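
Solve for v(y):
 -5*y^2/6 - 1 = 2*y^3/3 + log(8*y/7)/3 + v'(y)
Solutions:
 v(y) = C1 - y^4/6 - 5*y^3/18 - y*log(y)/3 - 2*y/3 + y*log(7^(1/3)/2)


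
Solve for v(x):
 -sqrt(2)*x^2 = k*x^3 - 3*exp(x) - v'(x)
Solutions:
 v(x) = C1 + k*x^4/4 + sqrt(2)*x^3/3 - 3*exp(x)


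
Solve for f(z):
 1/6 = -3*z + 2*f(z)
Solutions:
 f(z) = 3*z/2 + 1/12


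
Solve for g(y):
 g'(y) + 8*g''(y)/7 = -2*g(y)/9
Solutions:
 g(y) = (C1*sin(sqrt(7)*y/48) + C2*cos(sqrt(7)*y/48))*exp(-7*y/16)


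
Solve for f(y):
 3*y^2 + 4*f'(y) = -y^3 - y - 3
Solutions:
 f(y) = C1 - y^4/16 - y^3/4 - y^2/8 - 3*y/4


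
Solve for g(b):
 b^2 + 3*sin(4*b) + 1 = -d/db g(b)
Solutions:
 g(b) = C1 - b^3/3 - b + 3*cos(4*b)/4


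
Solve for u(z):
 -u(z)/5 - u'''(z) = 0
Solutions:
 u(z) = C3*exp(-5^(2/3)*z/5) + (C1*sin(sqrt(3)*5^(2/3)*z/10) + C2*cos(sqrt(3)*5^(2/3)*z/10))*exp(5^(2/3)*z/10)


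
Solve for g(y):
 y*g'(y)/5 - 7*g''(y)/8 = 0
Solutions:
 g(y) = C1 + C2*erfi(2*sqrt(35)*y/35)


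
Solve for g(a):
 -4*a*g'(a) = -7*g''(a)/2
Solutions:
 g(a) = C1 + C2*erfi(2*sqrt(7)*a/7)


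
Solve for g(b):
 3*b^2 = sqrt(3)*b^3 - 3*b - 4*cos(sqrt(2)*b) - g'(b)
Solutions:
 g(b) = C1 + sqrt(3)*b^4/4 - b^3 - 3*b^2/2 - 2*sqrt(2)*sin(sqrt(2)*b)


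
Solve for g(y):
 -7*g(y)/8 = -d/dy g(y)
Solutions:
 g(y) = C1*exp(7*y/8)


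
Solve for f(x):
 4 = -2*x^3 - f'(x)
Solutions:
 f(x) = C1 - x^4/2 - 4*x


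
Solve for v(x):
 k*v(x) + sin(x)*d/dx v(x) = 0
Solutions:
 v(x) = C1*exp(k*(-log(cos(x) - 1) + log(cos(x) + 1))/2)


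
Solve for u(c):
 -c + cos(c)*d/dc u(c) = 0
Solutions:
 u(c) = C1 + Integral(c/cos(c), c)


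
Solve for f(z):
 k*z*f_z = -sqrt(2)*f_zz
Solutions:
 f(z) = Piecewise((-2^(3/4)*sqrt(pi)*C1*erf(2^(1/4)*sqrt(k)*z/2)/(2*sqrt(k)) - C2, (k > 0) | (k < 0)), (-C1*z - C2, True))


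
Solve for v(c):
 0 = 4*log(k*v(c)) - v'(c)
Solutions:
 li(k*v(c))/k = C1 + 4*c


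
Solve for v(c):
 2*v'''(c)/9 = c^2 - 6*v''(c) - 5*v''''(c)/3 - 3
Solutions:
 v(c) = C1 + C2*c + c^4/72 - c^3/486 - 1295*c^2/4374 + (C3*sin(sqrt(809)*c/15) + C4*cos(sqrt(809)*c/15))*exp(-c/15)


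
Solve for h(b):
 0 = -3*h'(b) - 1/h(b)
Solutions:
 h(b) = -sqrt(C1 - 6*b)/3
 h(b) = sqrt(C1 - 6*b)/3


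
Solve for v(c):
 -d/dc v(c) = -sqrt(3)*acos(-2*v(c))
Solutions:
 Integral(1/acos(-2*_y), (_y, v(c))) = C1 + sqrt(3)*c


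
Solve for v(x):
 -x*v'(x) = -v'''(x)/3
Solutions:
 v(x) = C1 + Integral(C2*airyai(3^(1/3)*x) + C3*airybi(3^(1/3)*x), x)


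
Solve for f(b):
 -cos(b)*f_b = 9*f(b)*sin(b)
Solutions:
 f(b) = C1*cos(b)^9


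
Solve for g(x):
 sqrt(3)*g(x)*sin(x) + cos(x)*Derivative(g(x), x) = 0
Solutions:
 g(x) = C1*cos(x)^(sqrt(3))


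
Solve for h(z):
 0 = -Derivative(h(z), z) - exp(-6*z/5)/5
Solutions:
 h(z) = C1 + exp(-6*z/5)/6


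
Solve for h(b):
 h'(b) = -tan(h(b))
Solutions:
 h(b) = pi - asin(C1*exp(-b))
 h(b) = asin(C1*exp(-b))


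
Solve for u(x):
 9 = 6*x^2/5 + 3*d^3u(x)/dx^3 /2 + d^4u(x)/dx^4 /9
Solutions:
 u(x) = C1 + C2*x + C3*x^2 + C4*exp(-27*x/2) - x^5/75 + 2*x^4/405 + 10919*x^3/10935


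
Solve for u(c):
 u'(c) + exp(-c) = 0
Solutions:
 u(c) = C1 + exp(-c)


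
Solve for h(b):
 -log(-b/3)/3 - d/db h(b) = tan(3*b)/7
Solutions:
 h(b) = C1 - b*log(-b)/3 + b/3 + b*log(3)/3 + log(cos(3*b))/21


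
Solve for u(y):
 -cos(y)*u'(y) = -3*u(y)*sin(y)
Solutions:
 u(y) = C1/cos(y)^3


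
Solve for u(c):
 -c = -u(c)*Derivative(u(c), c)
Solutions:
 u(c) = -sqrt(C1 + c^2)
 u(c) = sqrt(C1 + c^2)


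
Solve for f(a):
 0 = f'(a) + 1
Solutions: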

☆ ☆ ☆ ☆ ☆ ☆ ☆

_EXERCISE DIRECTIONS:_
What's needed is an exact copy of every entry.

_EXERCISE RESPONSE:_
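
Solve for v(y):
 -5*y^2/6 - 1 = 2*y^3/3 + log(8*y/7)/3 + v'(y)
Solutions:
 v(y) = C1 - y^4/6 - 5*y^3/18 - y*log(y)/3 - 2*y/3 + y*log(7^(1/3)/2)


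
Solve for v(x):
 -sqrt(2)*x^2 = k*x^3 - 3*exp(x) - v'(x)
Solutions:
 v(x) = C1 + k*x^4/4 + sqrt(2)*x^3/3 - 3*exp(x)


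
Solve for f(z):
 1/6 = -3*z + 2*f(z)
Solutions:
 f(z) = 3*z/2 + 1/12


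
Solve for g(y):
 g'(y) + 8*g''(y)/7 = -2*g(y)/9
Solutions:
 g(y) = (C1*sin(sqrt(7)*y/48) + C2*cos(sqrt(7)*y/48))*exp(-7*y/16)


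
Solve for f(y):
 3*y^2 + 4*f'(y) = -y^3 - y - 3
Solutions:
 f(y) = C1 - y^4/16 - y^3/4 - y^2/8 - 3*y/4


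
Solve for g(b):
 b^2 + 3*sin(4*b) + 1 = -d/db g(b)
Solutions:
 g(b) = C1 - b^3/3 - b + 3*cos(4*b)/4


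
Solve for u(z):
 -u(z)/5 - u'''(z) = 0
Solutions:
 u(z) = C3*exp(-5^(2/3)*z/5) + (C1*sin(sqrt(3)*5^(2/3)*z/10) + C2*cos(sqrt(3)*5^(2/3)*z/10))*exp(5^(2/3)*z/10)


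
Solve for g(y):
 y*g'(y)/5 - 7*g''(y)/8 = 0
Solutions:
 g(y) = C1 + C2*erfi(2*sqrt(35)*y/35)


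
Solve for g(a):
 -4*a*g'(a) = -7*g''(a)/2
Solutions:
 g(a) = C1 + C2*erfi(2*sqrt(7)*a/7)


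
Solve for g(b):
 3*b^2 = sqrt(3)*b^3 - 3*b - 4*cos(sqrt(2)*b) - g'(b)
Solutions:
 g(b) = C1 + sqrt(3)*b^4/4 - b^3 - 3*b^2/2 - 2*sqrt(2)*sin(sqrt(2)*b)


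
Solve for g(y):
 -7*g(y)/8 = -d/dy g(y)
Solutions:
 g(y) = C1*exp(7*y/8)


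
Solve for f(x):
 4 = -2*x^3 - f'(x)
Solutions:
 f(x) = C1 - x^4/2 - 4*x


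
Solve for v(x):
 k*v(x) + sin(x)*d/dx v(x) = 0
Solutions:
 v(x) = C1*exp(k*(-log(cos(x) - 1) + log(cos(x) + 1))/2)


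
Solve for u(c):
 -c + cos(c)*d/dc u(c) = 0
Solutions:
 u(c) = C1 + Integral(c/cos(c), c)


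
Solve for f(z):
 k*z*f_z = -sqrt(2)*f_zz
Solutions:
 f(z) = Piecewise((-2^(3/4)*sqrt(pi)*C1*erf(2^(1/4)*sqrt(k)*z/2)/(2*sqrt(k)) - C2, (k > 0) | (k < 0)), (-C1*z - C2, True))


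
Solve for v(c):
 0 = 4*log(k*v(c)) - v'(c)
Solutions:
 li(k*v(c))/k = C1 + 4*c


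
Solve for v(c):
 2*v'''(c)/9 = c^2 - 6*v''(c) - 5*v''''(c)/3 - 3
Solutions:
 v(c) = C1 + C2*c + c^4/72 - c^3/486 - 1295*c^2/4374 + (C3*sin(sqrt(809)*c/15) + C4*cos(sqrt(809)*c/15))*exp(-c/15)


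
Solve for h(b):
 0 = -3*h'(b) - 1/h(b)
Solutions:
 h(b) = -sqrt(C1 - 6*b)/3
 h(b) = sqrt(C1 - 6*b)/3


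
Solve for v(c):
 -d/dc v(c) = -sqrt(3)*acos(-2*v(c))
Solutions:
 Integral(1/acos(-2*_y), (_y, v(c))) = C1 + sqrt(3)*c


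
Solve for v(x):
 -x*v'(x) = -v'''(x)/3
Solutions:
 v(x) = C1 + Integral(C2*airyai(3^(1/3)*x) + C3*airybi(3^(1/3)*x), x)


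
Solve for f(b):
 -cos(b)*f_b = 9*f(b)*sin(b)
Solutions:
 f(b) = C1*cos(b)^9


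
Solve for g(x):
 sqrt(3)*g(x)*sin(x) + cos(x)*Derivative(g(x), x) = 0
Solutions:
 g(x) = C1*cos(x)^(sqrt(3))


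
Solve for h(z):
 0 = -Derivative(h(z), z) - exp(-6*z/5)/5
Solutions:
 h(z) = C1 + exp(-6*z/5)/6


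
Solve for h(b):
 h'(b) = -tan(h(b))
Solutions:
 h(b) = pi - asin(C1*exp(-b))
 h(b) = asin(C1*exp(-b))


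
Solve for u(x):
 9 = 6*x^2/5 + 3*d^3u(x)/dx^3 /2 + d^4u(x)/dx^4 /9
Solutions:
 u(x) = C1 + C2*x + C3*x^2 + C4*exp(-27*x/2) - x^5/75 + 2*x^4/405 + 10919*x^3/10935


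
Solve for u(c):
 u'(c) + exp(-c) = 0
Solutions:
 u(c) = C1 + exp(-c)


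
Solve for h(b):
 -log(-b/3)/3 - d/db h(b) = tan(3*b)/7
Solutions:
 h(b) = C1 - b*log(-b)/3 + b/3 + b*log(3)/3 + log(cos(3*b))/21


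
Solve for u(y):
 -cos(y)*u'(y) = -3*u(y)*sin(y)
Solutions:
 u(y) = C1/cos(y)^3


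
Solve for u(c):
 -c = -u(c)*Derivative(u(c), c)
Solutions:
 u(c) = -sqrt(C1 + c^2)
 u(c) = sqrt(C1 + c^2)


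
Solve for f(a):
 0 = f'(a) + 1
Solutions: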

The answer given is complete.